--- To do ---
Of all the lines below, output only those starting at the one with "Sample Y (from G): [22, 29, 32, 33]" and ending at the one with "Perform a two-sided", both ends included, exactly as written.

--- Provided information ---
★ ★ ★ ★
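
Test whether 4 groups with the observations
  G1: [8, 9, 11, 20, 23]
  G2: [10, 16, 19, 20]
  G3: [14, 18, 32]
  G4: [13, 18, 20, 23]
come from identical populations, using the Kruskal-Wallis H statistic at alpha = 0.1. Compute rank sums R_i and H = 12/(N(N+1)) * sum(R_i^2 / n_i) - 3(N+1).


Step 1: Combine all N = 16 observations and assign midranks.
sorted (value, group, rank): (8,G1,1), (9,G1,2), (10,G2,3), (11,G1,4), (13,G4,5), (14,G3,6), (16,G2,7), (18,G3,8.5), (18,G4,8.5), (19,G2,10), (20,G1,12), (20,G2,12), (20,G4,12), (23,G1,14.5), (23,G4,14.5), (32,G3,16)
Step 2: Sum ranks within each group.
R_1 = 33.5 (n_1 = 5)
R_2 = 32 (n_2 = 4)
R_3 = 30.5 (n_3 = 3)
R_4 = 40 (n_4 = 4)
Step 3: H = 12/(N(N+1)) * sum(R_i^2/n_i) - 3(N+1)
     = 12/(16*17) * (33.5^2/5 + 32^2/4 + 30.5^2/3 + 40^2/4) - 3*17
     = 0.044118 * 1190.53 - 51
     = 1.523529.
Step 4: Ties present; correction factor C = 1 - 36/(16^3 - 16) = 0.991176. Corrected H = 1.523529 / 0.991176 = 1.537092.
Step 5: Under H0, H ~ chi^2(3); p-value = 0.673736.
Step 6: alpha = 0.1. fail to reject H0.

H = 1.5371, df = 3, p = 0.673736, fail to reject H0.


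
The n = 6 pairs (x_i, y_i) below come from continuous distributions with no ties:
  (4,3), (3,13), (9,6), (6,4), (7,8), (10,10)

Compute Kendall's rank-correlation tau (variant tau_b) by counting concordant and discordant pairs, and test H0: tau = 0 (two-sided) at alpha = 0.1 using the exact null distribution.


Step 1: Enumerate the 15 unordered pairs (i,j) with i<j and classify each by sign(x_j-x_i) * sign(y_j-y_i).
  (1,2):dx=-1,dy=+10->D; (1,3):dx=+5,dy=+3->C; (1,4):dx=+2,dy=+1->C; (1,5):dx=+3,dy=+5->C
  (1,6):dx=+6,dy=+7->C; (2,3):dx=+6,dy=-7->D; (2,4):dx=+3,dy=-9->D; (2,5):dx=+4,dy=-5->D
  (2,6):dx=+7,dy=-3->D; (3,4):dx=-3,dy=-2->C; (3,5):dx=-2,dy=+2->D; (3,6):dx=+1,dy=+4->C
  (4,5):dx=+1,dy=+4->C; (4,6):dx=+4,dy=+6->C; (5,6):dx=+3,dy=+2->C
Step 2: C = 9, D = 6, total pairs = 15.
Step 3: tau = (C - D)/(n(n-1)/2) = (9 - 6)/15 = 0.200000.
Step 4: Exact two-sided p-value (enumerate n! = 720 permutations of y under H0): p = 0.719444.
Step 5: alpha = 0.1. fail to reject H0.

tau_b = 0.2000 (C=9, D=6), p = 0.719444, fail to reject H0.


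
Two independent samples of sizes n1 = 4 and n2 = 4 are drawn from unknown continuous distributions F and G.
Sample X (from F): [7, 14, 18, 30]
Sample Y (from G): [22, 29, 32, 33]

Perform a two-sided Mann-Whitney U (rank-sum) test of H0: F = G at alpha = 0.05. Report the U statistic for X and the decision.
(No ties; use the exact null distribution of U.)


Step 1: Combine and sort all 8 observations; assign midranks.
sorted (value, group): (7,X), (14,X), (18,X), (22,Y), (29,Y), (30,X), (32,Y), (33,Y)
ranks: 7->1, 14->2, 18->3, 22->4, 29->5, 30->6, 32->7, 33->8
Step 2: Rank sum for X: R1 = 1 + 2 + 3 + 6 = 12.
Step 3: U_X = R1 - n1(n1+1)/2 = 12 - 4*5/2 = 12 - 10 = 2.
       U_Y = n1*n2 - U_X = 16 - 2 = 14.
Step 4: No ties, so the exact null distribution of U (based on enumerating the C(8,4) = 70 equally likely rank assignments) gives the two-sided p-value.
Step 5: p-value = 0.114286; compare to alpha = 0.05. fail to reject H0.

U_X = 2, p = 0.114286, fail to reject H0 at alpha = 0.05.


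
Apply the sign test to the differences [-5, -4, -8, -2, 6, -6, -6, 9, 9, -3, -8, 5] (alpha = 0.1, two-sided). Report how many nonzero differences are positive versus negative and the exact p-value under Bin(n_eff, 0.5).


Step 1: Discard zero differences. Original n = 12; n_eff = number of nonzero differences = 12.
Nonzero differences (with sign): -5, -4, -8, -2, +6, -6, -6, +9, +9, -3, -8, +5
Step 2: Count signs: positive = 4, negative = 8.
Step 3: Under H0: P(positive) = 0.5, so the number of positives S ~ Bin(12, 0.5).
Step 4: Two-sided exact p-value = sum of Bin(12,0.5) probabilities at or below the observed probability = 0.387695.
Step 5: alpha = 0.1. fail to reject H0.

n_eff = 12, pos = 4, neg = 8, p = 0.387695, fail to reject H0.


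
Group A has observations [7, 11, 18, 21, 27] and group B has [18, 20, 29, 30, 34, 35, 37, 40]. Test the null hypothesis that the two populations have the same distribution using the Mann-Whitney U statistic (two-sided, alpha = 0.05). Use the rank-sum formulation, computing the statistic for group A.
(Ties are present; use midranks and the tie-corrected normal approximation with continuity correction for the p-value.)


Step 1: Combine and sort all 13 observations; assign midranks.
sorted (value, group): (7,X), (11,X), (18,X), (18,Y), (20,Y), (21,X), (27,X), (29,Y), (30,Y), (34,Y), (35,Y), (37,Y), (40,Y)
ranks: 7->1, 11->2, 18->3.5, 18->3.5, 20->5, 21->6, 27->7, 29->8, 30->9, 34->10, 35->11, 37->12, 40->13
Step 2: Rank sum for X: R1 = 1 + 2 + 3.5 + 6 + 7 = 19.5.
Step 3: U_X = R1 - n1(n1+1)/2 = 19.5 - 5*6/2 = 19.5 - 15 = 4.5.
       U_Y = n1*n2 - U_X = 40 - 4.5 = 35.5.
Step 4: Ties are present, so use the tie-corrected normal approximation (with continuity correction) for the p-value.
Step 5: p-value = 0.027892; compare to alpha = 0.05. reject H0.

U_X = 4.5, p = 0.027892, reject H0 at alpha = 0.05.


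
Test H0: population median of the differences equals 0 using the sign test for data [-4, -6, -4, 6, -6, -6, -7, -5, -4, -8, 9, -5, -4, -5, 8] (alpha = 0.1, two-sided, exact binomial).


Step 1: Discard zero differences. Original n = 15; n_eff = number of nonzero differences = 15.
Nonzero differences (with sign): -4, -6, -4, +6, -6, -6, -7, -5, -4, -8, +9, -5, -4, -5, +8
Step 2: Count signs: positive = 3, negative = 12.
Step 3: Under H0: P(positive) = 0.5, so the number of positives S ~ Bin(15, 0.5).
Step 4: Two-sided exact p-value = sum of Bin(15,0.5) probabilities at or below the observed probability = 0.035156.
Step 5: alpha = 0.1. reject H0.

n_eff = 15, pos = 3, neg = 12, p = 0.035156, reject H0.


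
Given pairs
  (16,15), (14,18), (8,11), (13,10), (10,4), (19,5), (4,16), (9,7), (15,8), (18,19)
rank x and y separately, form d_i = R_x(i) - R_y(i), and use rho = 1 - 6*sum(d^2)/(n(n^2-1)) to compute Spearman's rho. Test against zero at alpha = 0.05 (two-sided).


Step 1: Rank x and y separately (midranks; no ties here).
rank(x): 16->8, 14->6, 8->2, 13->5, 10->4, 19->10, 4->1, 9->3, 15->7, 18->9
rank(y): 15->7, 18->9, 11->6, 10->5, 4->1, 5->2, 16->8, 7->3, 8->4, 19->10
Step 2: d_i = R_x(i) - R_y(i); compute d_i^2.
  (8-7)^2=1, (6-9)^2=9, (2-6)^2=16, (5-5)^2=0, (4-1)^2=9, (10-2)^2=64, (1-8)^2=49, (3-3)^2=0, (7-4)^2=9, (9-10)^2=1
sum(d^2) = 158.
Step 3: rho = 1 - 6*158 / (10*(10^2 - 1)) = 1 - 948/990 = 0.042424.
Step 4: Under H0, t = rho * sqrt((n-2)/(1-rho^2)) = 0.1201 ~ t(8).
Step 5: Two-sided p-value from the t-distribution with 8 df = 0.907364.
Step 6: alpha = 0.05. fail to reject H0.

rho = 0.0424, p = 0.907364, fail to reject H0 at alpha = 0.05.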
★ ★ ★ ★
--- Exercise solution ---
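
Sample Y (from G): [22, 29, 32, 33]

Perform a two-sided Mann-Whitney U (rank-sum) test of H0: F = G at alpha = 0.05. Report the U statistic for X and the decision.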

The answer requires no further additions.